### EXERCISE AIM
What are the lines from the one containing "3. 3y coupon" through the end of the listing below? Return them exactly, and only them.

|---|

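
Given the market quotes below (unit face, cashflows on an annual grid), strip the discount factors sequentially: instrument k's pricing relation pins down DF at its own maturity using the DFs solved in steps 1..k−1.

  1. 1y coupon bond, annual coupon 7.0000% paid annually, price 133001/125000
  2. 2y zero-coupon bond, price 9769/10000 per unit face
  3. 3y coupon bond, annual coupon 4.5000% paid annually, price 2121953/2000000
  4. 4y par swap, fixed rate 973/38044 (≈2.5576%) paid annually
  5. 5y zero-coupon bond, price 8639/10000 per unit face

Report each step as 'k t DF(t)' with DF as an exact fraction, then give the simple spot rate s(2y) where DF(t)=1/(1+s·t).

step 1 [1y] bond c/1=7/100: DF=(133001/125000 − 7/100·(0))/(1+7/100) = 1243/1250 ≈ 0.994400
step 2 [2y] zero: DF = P = 9769/10000 ≈ 0.976900
step 3 [3y] bond c/1=9/200: DF=(2121953/2000000 − 9/200·(0.994400+0.976900))/(1+9/200) = 1163/1250 ≈ 0.930400
step 4 [4y] swap r/1=973/38044: DF=(1 − 973/38044·(0.994400+0.976900+0.930400))/(1+973/38044) = 9027/10000 ≈ 0.902700
step 5 [5y] zero: DF = P = 8639/10000 ≈ 0.863900

1 1 1243/1250
2 2 9769/10000
3 3 1163/1250
4 4 9027/10000
5 5 8639/10000
s(2y) = (1/(9769/10000) − 1)/(2) = 231/19538 ≈ 1.1823%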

|---|

### EXERCISE RESPONSE
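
  3. 3y coupon bond, annual coupon 4.5000% paid annually, price 2121953/2000000
  4. 4y par swap, fixed rate 973/38044 (≈2.5576%) paid annually
  5. 5y zero-coupon bond, price 8639/10000 per unit face

Report each step as 'k t DF(t)' with DF as an exact fraction, then give the simple spot rate s(2y) where DF(t)=1/(1+s·t).

step 1 [1y] bond c/1=7/100: DF=(133001/125000 − 7/100·(0))/(1+7/100) = 1243/1250 ≈ 0.994400
step 2 [2y] zero: DF = P = 9769/10000 ≈ 0.976900
step 3 [3y] bond c/1=9/200: DF=(2121953/2000000 − 9/200·(0.994400+0.976900))/(1+9/200) = 1163/1250 ≈ 0.930400
step 4 [4y] swap r/1=973/38044: DF=(1 − 973/38044·(0.994400+0.976900+0.930400))/(1+973/38044) = 9027/10000 ≈ 0.902700
step 5 [5y] zero: DF = P = 8639/10000 ≈ 0.863900

1 1 1243/1250
2 2 9769/10000
3 3 1163/1250
4 4 9027/10000
5 5 8639/10000
s(2y) = (1/(9769/10000) − 1)/(2) = 231/19538 ≈ 1.1823%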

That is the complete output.